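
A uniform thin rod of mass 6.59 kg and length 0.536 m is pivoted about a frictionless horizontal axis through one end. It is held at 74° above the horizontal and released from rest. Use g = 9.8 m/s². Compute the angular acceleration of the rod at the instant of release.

α ≈ 7.56 rad/s²

About the pivot, I = (1/3)ML² = (1/3)(6.59)(0.536)² = 0.6311 kg·m².
The weight acts at the center, a distance L/2 = 0.2680 m from the pivot; τ = Mg(L/2) cos 74° = 4.771 N·m.
α = τ/I = 4.771/0.6311 = 7.559 rad/s².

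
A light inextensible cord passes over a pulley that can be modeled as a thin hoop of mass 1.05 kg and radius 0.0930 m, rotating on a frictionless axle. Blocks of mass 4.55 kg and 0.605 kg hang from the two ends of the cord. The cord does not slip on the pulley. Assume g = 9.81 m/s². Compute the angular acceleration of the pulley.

I = MR² = (1.05)(0.0930)² = 0.009081 kg·m².
Heavier block: m₁g − T₁ = m₁a. Lighter block: T₂ − m₂g = m₂a.
Pulley: (T₁ − T₂)R = Iα = I(a/R), so T₁ − T₂ = (I/R²)a = 1·M_p a = 1.050·a.
Adding the three: (m₁ − m₂)g = (m₁ + m₂ + 1.050)a, so a = (4.55 − 0.605)(9.81)/(4.55 + 0.605 + 1.050) = 6.237 m/s².
α = a/R = 6.237/0.0930 = 67.06 rad/s².

α ≈ 67.1 rad/s²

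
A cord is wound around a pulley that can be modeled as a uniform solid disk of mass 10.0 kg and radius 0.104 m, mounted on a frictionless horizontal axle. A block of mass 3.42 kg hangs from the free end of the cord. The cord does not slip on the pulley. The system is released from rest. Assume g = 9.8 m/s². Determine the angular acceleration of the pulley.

I = ½MR² = (1/2)(10.0)(0.104)² = 0.05408 kg·m².
Block: mg − T = ma. Pulley: TR = Iα. No-slip: a = αR, so T = (I/R²)a = 5.000·a.
Then mg = (m + 5.000)a, so a = (3.42)(9.8)/(3.42 + 5.000) = 3.981 m/s².
α = a/R = 3.981/0.104 = 38.27 rad/s².

α ≈ 38.3 rad/s²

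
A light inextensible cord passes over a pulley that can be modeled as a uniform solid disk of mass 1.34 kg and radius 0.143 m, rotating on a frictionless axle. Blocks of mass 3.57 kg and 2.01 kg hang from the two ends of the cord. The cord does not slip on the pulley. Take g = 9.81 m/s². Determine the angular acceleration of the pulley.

I = ½MR² = (1/2)(1.34)(0.143)² = 0.01370 kg·m².
Heavier block: m₁g − T₁ = m₁a. Lighter block: T₂ − m₂g = m₂a.
Pulley: (T₁ − T₂)R = Iα = I(a/R), so T₁ − T₂ = (I/R²)a = (1/2)M_p a = 0.6700·a.
Adding the three: (m₁ − m₂)g = (m₁ + m₂ + 0.6700)a, so a = (3.57 − 2.01)(9.81)/(3.57 + 2.01 + 0.6700) = 2.449 m/s².
α = a/R = 2.449/0.143 = 17.12 rad/s².

α ≈ 17.1 rad/s²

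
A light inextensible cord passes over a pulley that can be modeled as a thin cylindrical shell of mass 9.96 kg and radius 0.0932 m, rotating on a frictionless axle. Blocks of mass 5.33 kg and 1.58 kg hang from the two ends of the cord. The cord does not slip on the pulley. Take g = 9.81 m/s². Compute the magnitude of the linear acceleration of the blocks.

I = MR² = (9.96)(0.0932)² = 0.08651 kg·m².
Heavier block: m₁g − T₁ = m₁a. Lighter block: T₂ − m₂g = m₂a.
Pulley: (T₁ − T₂)R = Iα = I(a/R), so T₁ − T₂ = (I/R²)a = 1·M_p a = 9.960·a.
Adding the three: (m₁ − m₂)g = (m₁ + m₂ + 9.960)a, so a = (5.33 − 1.58)(9.81)/(5.33 + 1.58 + 9.960) = 2.181 m/s².

a ≈ 2.18 m/s²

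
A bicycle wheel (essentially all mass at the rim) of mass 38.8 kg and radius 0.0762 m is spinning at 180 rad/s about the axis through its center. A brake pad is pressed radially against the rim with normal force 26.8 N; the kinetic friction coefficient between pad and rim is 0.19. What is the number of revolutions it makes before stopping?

I = MR² = (38.8)(0.0762)² = 0.2253 kg·m².
Friction force f = μN = (0.19)(26.8) = 5.092 N at the rim; torque magnitude τ = fR = 0.3880 N·m, opposing ω.
|α| = τ/I = 0.3880/0.2253 = 1.722 rad/s² (deceleration).
ω² = ω₀² − 2|α|θ with ω = 0 ⇒ θ = ω₀²/(2|α|) = 9406 rad = 1497 rev.

≈ 1500 revolutions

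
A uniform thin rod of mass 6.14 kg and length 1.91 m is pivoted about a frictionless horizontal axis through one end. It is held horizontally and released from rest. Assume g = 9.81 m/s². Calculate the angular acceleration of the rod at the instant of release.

About the pivot, I = (1/3)ML² = (1/3)(6.14)(1.91)² = 7.466 kg·m².
The weight acts at the center, a distance L/2 = 0.9550 m from the pivot; τ = Mg(L/2) = 57.52 N·m.
α = τ/I = 57.52/7.466 = 7.704 rad/s².
(Equivalently α = (3g/(2L)) = 7.704 rad/s².)

α ≈ 7.70 rad/s²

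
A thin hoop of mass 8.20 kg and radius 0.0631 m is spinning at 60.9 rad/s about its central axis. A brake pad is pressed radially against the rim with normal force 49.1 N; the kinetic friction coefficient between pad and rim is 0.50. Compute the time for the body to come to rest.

I = MR² = (8.20)(0.0631)² = 0.03265 kg·m².
Friction force f = μN = (0.50)(49.1) = 24.55 N at the rim; torque magnitude τ = fR = 1.549 N·m, opposing ω.
|α| = τ/I = 1.549/0.03265 = 47.45 rad/s² (deceleration).
0 = ω₀ − |α|t ⇒ t = ω₀/|α| = 60.9/47.45 = 1.284 s.

t ≈ 1.28 s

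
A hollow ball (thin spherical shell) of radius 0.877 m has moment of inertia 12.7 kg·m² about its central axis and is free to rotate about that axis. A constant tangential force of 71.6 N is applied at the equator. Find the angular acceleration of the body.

α ≈ 4.94 rad/s²

τ = F R = (71.6)(0.877) = 62.79 N·m.
Newton's second law for rotation, τ = Iα, gives α = τ/I = 62.79/12.70 = 4.944 rad/s².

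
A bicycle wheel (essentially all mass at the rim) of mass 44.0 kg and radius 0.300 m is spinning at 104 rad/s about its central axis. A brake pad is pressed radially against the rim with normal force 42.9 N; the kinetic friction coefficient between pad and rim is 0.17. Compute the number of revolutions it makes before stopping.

≈ 1560 revolutions

I = MR² = (44.0)(0.300)² = 3.960 kg·m².
Friction force f = μN = (0.17)(42.9) = 7.293 N at the rim; torque magnitude τ = fR = 2.188 N·m, opposing ω.
|α| = τ/I = 2.188/3.960 = 0.5525 rad/s² (deceleration).
ω² = ω₀² − 2|α|θ with ω = 0 ⇒ θ = ω₀²/(2|α|) = 9788 rad = 1558 rev.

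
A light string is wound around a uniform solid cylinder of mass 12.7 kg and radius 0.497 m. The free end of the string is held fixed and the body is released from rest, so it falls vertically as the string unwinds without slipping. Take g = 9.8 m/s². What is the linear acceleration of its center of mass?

Translation: Mg − T = Ma. Rotation about the center: TR = Iα with I = ½MR².
With a = αR: T = (I/R²)a = (1/2)M a, so Mg = (1 + 0.5000)Ma.
a = g/(1 + 0.5000) = 9.8/1.500 = 6.533 m/s².

a ≈ 6.53 m/s²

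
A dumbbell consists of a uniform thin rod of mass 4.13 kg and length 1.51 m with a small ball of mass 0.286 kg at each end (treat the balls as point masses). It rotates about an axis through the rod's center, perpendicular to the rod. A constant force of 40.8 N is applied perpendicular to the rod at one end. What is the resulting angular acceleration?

I_rod = (1/12)ML² = (1/12)(4.13)(1.51)² = 0.7847 kg·m².
I_balls = 2·m·(L/2)² = 2(0.286)(0.7550)² = 0.3261 kg·m².
Total I = 1.111 kg·m².
τ = F·(L/2) = (40.8)(0.755) = 30.80 N·m.
α = τ/I = 30.80/1.111 = 27.73 rad/s².

α ≈ 27.7 rad/s²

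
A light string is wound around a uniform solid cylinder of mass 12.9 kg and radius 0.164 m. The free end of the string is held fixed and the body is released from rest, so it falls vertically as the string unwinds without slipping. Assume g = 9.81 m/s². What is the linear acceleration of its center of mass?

a ≈ 6.54 m/s²

Translation: Mg − T = Ma. Rotation about the center: TR = Iα with I = ½MR².
With a = αR: T = (I/R²)a = (1/2)M a, so Mg = (1 + 0.5000)Ma.
a = g/(1 + 0.5000) = 9.81/1.500 = 6.540 m/s².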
# # # # #
| TASK PROMPT |
The expected answer is an exact copy of the lines beginning at the one with "A dumbbell consists" and running to the end of the entries above.

| SOLUTION |
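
A dumbbell consists of a uniform thin rod of mass 4.13 kg and length 1.51 m with a small ball of mass 0.286 kg at each end (treat the balls as point masses). It rotates about an axis through the rod's center, perpendicular to the rod. A constant force of 40.8 N is applied perpendicular to the rod at one end. What is the resulting angular acceleration?

I_rod = (1/12)ML² = (1/12)(4.13)(1.51)² = 0.7847 kg·m².
I_balls = 2·m·(L/2)² = 2(0.286)(0.7550)² = 0.3261 kg·m².
Total I = 1.111 kg·m².
τ = F·(L/2) = (40.8)(0.755) = 30.80 N·m.
α = τ/I = 30.80/1.111 = 27.73 rad/s².

α ≈ 27.7 rad/s²

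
A light string is wound around a uniform solid cylinder of mass 12.9 kg and radius 0.164 m. The free end of the string is held fixed and the body is released from rest, so it falls vertically as the string unwinds without slipping. Assume g = 9.81 m/s². What is the linear acceleration of its center of mass?

a ≈ 6.54 m/s²

Translation: Mg − T = Ma. Rotation about the center: TR = Iα with I = ½MR².
With a = αR: T = (I/R²)a = (1/2)M a, so Mg = (1 + 0.5000)Ma.
a = g/(1 + 0.5000) = 9.81/1.500 = 6.540 m/s².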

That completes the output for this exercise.